### ABOUT THIS EXERCISE:
Every record below is to be reproduced exactly.

EXERCISE MATERIAL below:

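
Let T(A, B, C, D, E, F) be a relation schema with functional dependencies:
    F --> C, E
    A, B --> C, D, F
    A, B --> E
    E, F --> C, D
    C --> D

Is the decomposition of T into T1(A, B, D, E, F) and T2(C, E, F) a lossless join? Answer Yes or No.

Yes

The shared attributes are {E, F} and {E, F}⁺ = {C, D, E, F}.
T2 is contained in that closure, so T1 ∩ T2 --> T2 holds and the join is lossless.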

End of EXERCISE MATERIAL.

### WRITTEN RESPONSE:
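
Let T(A, B, C, D, E, F) be a relation schema with functional dependencies:
    F --> C, E
    A, B --> C, D, F
    A, B --> E
    E, F --> C, D
    C --> D

Is the decomposition of T into T1(A, B, D, E, F) and T2(C, E, F) a lossless join? Answer Yes or No.

Yes

The shared attributes are {E, F} and {E, F}⁺ = {C, D, E, F}.
T2 is contained in that closure, so T1 ∩ T2 --> T2 holds and the join is lossless.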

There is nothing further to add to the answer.